§ Data for analysis:
================

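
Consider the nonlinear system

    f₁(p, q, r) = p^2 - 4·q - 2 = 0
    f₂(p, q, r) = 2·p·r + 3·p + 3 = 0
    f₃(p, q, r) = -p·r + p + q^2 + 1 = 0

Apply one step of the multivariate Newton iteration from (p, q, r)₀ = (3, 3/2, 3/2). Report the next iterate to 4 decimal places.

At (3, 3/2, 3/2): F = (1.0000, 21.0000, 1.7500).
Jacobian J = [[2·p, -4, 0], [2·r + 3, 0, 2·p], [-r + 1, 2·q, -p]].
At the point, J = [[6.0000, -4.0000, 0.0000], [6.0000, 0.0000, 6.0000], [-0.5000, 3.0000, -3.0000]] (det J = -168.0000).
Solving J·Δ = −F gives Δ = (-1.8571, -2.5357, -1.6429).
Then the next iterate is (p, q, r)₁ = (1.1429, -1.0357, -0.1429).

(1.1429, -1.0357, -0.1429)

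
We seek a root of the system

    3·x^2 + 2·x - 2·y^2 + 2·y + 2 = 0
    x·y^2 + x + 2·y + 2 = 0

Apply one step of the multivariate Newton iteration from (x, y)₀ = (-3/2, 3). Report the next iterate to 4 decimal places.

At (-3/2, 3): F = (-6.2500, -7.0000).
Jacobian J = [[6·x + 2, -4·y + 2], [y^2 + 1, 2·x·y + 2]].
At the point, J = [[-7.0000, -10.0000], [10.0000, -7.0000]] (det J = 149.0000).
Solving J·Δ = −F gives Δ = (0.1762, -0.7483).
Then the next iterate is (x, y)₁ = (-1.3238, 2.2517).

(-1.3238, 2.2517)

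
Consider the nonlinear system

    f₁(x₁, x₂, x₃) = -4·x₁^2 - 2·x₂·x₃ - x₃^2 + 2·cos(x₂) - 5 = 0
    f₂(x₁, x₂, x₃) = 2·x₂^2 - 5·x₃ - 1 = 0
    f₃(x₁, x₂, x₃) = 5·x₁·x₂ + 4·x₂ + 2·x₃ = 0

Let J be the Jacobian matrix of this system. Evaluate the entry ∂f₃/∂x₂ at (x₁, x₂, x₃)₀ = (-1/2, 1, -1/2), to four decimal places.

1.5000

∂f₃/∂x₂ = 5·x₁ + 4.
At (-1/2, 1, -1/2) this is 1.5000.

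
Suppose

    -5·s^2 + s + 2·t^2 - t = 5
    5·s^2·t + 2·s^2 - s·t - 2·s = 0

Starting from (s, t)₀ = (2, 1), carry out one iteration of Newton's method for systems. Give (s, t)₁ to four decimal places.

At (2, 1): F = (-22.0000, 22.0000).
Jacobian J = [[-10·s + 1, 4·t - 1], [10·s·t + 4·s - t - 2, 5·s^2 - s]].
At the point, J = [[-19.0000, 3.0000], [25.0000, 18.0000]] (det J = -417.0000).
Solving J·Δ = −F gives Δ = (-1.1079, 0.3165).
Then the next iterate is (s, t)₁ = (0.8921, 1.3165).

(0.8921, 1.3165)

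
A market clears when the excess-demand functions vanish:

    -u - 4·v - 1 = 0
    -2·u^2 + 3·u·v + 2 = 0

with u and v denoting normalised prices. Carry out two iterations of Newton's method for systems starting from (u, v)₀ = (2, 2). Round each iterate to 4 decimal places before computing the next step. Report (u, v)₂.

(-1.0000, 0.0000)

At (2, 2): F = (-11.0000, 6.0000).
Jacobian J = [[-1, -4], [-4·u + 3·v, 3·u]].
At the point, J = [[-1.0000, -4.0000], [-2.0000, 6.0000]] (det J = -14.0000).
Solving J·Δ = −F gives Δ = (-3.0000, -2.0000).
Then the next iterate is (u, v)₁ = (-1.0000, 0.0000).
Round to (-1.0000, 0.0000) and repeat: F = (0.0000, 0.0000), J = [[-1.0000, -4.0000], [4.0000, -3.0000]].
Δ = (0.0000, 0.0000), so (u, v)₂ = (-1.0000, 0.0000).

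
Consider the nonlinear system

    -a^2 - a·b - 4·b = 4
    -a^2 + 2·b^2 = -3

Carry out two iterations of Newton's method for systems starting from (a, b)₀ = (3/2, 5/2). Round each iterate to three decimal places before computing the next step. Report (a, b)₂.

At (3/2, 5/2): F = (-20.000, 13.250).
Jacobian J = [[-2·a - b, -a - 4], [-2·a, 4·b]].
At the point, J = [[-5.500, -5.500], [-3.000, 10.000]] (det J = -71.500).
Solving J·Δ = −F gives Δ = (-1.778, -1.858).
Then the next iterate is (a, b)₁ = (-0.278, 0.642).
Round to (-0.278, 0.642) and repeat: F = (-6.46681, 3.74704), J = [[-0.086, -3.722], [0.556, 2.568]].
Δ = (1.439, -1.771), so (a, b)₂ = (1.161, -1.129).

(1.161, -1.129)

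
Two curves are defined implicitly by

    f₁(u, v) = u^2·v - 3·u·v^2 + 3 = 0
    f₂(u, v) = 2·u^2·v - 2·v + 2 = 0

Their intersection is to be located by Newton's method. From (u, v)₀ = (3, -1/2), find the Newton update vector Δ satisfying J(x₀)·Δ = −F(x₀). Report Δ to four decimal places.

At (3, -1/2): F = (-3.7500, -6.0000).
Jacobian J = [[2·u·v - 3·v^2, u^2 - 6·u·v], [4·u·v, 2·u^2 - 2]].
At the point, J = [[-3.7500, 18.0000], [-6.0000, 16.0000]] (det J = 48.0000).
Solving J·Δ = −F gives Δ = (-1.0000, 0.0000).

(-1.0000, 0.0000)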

================

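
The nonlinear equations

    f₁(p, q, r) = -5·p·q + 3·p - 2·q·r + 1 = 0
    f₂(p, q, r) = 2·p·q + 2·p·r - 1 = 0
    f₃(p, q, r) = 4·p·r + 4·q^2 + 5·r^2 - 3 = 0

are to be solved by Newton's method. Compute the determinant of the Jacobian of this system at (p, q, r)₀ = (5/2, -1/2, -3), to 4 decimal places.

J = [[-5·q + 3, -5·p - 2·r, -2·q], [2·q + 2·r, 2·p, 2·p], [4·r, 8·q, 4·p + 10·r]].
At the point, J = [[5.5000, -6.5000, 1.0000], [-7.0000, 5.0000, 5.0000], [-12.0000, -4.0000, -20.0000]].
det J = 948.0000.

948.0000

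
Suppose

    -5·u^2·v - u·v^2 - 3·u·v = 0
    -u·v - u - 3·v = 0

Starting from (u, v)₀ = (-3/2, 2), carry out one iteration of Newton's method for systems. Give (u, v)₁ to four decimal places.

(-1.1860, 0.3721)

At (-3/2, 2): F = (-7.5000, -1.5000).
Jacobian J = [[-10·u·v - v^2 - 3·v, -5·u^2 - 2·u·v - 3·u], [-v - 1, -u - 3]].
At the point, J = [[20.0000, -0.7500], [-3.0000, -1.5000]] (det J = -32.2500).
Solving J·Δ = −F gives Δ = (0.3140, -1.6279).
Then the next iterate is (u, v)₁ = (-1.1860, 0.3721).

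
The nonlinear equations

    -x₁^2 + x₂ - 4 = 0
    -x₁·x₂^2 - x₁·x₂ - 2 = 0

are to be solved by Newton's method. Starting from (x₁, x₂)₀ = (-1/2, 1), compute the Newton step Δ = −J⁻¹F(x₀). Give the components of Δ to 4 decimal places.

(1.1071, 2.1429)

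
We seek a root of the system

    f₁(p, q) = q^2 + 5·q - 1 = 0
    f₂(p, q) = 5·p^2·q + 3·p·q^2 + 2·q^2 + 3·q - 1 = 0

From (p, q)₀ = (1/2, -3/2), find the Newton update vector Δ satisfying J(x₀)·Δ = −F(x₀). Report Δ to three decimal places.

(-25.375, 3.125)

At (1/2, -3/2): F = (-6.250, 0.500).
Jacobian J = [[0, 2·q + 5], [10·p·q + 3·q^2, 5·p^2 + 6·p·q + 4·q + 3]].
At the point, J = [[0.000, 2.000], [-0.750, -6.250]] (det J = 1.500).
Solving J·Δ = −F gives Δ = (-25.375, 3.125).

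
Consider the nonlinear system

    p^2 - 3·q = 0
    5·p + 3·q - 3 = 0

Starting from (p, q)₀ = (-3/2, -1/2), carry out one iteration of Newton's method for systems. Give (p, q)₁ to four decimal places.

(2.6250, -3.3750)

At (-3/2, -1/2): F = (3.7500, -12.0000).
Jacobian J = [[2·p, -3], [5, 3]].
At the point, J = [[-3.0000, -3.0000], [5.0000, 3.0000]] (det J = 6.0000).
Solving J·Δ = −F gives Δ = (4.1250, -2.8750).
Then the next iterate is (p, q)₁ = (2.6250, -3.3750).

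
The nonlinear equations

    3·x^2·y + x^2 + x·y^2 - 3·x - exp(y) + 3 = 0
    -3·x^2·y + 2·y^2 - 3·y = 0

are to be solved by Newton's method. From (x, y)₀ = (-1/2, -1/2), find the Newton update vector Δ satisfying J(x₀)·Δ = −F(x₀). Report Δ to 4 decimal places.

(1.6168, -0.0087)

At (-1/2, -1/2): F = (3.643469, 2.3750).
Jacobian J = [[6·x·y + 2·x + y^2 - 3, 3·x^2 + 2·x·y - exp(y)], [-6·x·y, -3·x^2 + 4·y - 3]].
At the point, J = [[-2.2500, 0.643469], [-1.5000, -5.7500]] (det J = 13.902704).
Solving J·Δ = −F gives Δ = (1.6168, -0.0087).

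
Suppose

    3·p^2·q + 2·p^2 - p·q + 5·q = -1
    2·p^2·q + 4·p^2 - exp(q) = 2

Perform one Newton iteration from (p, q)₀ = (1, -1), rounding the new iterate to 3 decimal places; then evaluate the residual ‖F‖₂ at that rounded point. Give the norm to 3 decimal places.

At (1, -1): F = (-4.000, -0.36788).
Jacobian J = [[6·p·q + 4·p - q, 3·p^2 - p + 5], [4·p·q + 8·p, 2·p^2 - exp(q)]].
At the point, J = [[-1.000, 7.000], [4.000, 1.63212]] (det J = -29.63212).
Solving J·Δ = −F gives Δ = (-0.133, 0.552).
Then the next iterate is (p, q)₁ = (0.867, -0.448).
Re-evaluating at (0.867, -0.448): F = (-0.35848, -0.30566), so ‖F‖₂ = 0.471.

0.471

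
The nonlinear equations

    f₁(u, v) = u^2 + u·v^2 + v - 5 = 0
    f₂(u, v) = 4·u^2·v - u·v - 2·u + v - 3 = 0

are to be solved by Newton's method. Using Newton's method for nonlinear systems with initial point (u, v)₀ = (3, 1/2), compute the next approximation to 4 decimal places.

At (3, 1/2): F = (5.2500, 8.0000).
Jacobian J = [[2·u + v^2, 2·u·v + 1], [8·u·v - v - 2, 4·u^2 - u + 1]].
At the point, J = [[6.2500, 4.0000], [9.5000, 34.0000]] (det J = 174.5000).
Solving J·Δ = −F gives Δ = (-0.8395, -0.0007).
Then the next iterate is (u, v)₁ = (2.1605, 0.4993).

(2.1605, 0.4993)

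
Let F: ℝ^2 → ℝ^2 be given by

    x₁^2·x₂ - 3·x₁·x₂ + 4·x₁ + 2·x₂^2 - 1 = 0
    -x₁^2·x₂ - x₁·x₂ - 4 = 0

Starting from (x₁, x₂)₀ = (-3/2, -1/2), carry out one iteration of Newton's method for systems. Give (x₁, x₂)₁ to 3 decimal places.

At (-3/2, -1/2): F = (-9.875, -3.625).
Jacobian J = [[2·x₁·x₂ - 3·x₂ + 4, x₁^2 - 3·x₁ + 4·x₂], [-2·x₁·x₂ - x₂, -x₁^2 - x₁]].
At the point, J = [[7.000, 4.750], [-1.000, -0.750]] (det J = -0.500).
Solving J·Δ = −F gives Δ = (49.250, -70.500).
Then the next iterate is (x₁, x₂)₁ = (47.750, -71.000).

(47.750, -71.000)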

================

§ Action item:
Among the lines above, repeat exactly those from the line with "5·s^2·t + 2·s^2 - s·t - 2·s = 0" to the line with "f₂(u, v) = 2·u^2·v - 2·v + 2 = 0", counting both ends.

§ Written reply:
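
    5·s^2·t + 2·s^2 - s·t - 2·s = 0

Starting from (s, t)₀ = (2, 1), carry out one iteration of Newton's method for systems. Give (s, t)₁ to four decimal places.

At (2, 1): F = (-22.0000, 22.0000).
Jacobian J = [[-10·s + 1, 4·t - 1], [10·s·t + 4·s - t - 2, 5·s^2 - s]].
At the point, J = [[-19.0000, 3.0000], [25.0000, 18.0000]] (det J = -417.0000).
Solving J·Δ = −F gives Δ = (-1.1079, 0.3165).
Then the next iterate is (s, t)₁ = (0.8921, 1.3165).

(0.8921, 1.3165)

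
A market clears when the excess-demand functions vanish:

    -u - 4·v - 1 = 0
    -2·u^2 + 3·u·v + 2 = 0

with u and v denoting normalised prices. Carry out two iterations of Newton's method for systems starting from (u, v)₀ = (2, 2). Round each iterate to 4 decimal places before computing the next step. Report (u, v)₂.

(-1.0000, 0.0000)

At (2, 2): F = (-11.0000, 6.0000).
Jacobian J = [[-1, -4], [-4·u + 3·v, 3·u]].
At the point, J = [[-1.0000, -4.0000], [-2.0000, 6.0000]] (det J = -14.0000).
Solving J·Δ = −F gives Δ = (-3.0000, -2.0000).
Then the next iterate is (u, v)₁ = (-1.0000, 0.0000).
Round to (-1.0000, 0.0000) and repeat: F = (0.0000, 0.0000), J = [[-1.0000, -4.0000], [4.0000, -3.0000]].
Δ = (0.0000, 0.0000), so (u, v)₂ = (-1.0000, 0.0000).

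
Consider the nonlinear system

    -a^2 - a·b - 4·b = 4
    -a^2 + 2·b^2 = -3

Carry out two iterations of Newton's method for systems starting from (a, b)₀ = (3/2, 5/2). Round each iterate to three decimal places before computing the next step. Report (a, b)₂.

At (3/2, 5/2): F = (-20.000, 13.250).
Jacobian J = [[-2·a - b, -a - 4], [-2·a, 4·b]].
At the point, J = [[-5.500, -5.500], [-3.000, 10.000]] (det J = -71.500).
Solving J·Δ = −F gives Δ = (-1.778, -1.858).
Then the next iterate is (a, b)₁ = (-0.278, 0.642).
Round to (-0.278, 0.642) and repeat: F = (-6.46681, 3.74704), J = [[-0.086, -3.722], [0.556, 2.568]].
Δ = (1.439, -1.771), so (a, b)₂ = (1.161, -1.129).

(1.161, -1.129)

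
Two curves are defined implicitly by

    f₁(u, v) = u^2·v - 3·u·v^2 + 3 = 0
    f₂(u, v) = 2·u^2·v - 2·v + 2 = 0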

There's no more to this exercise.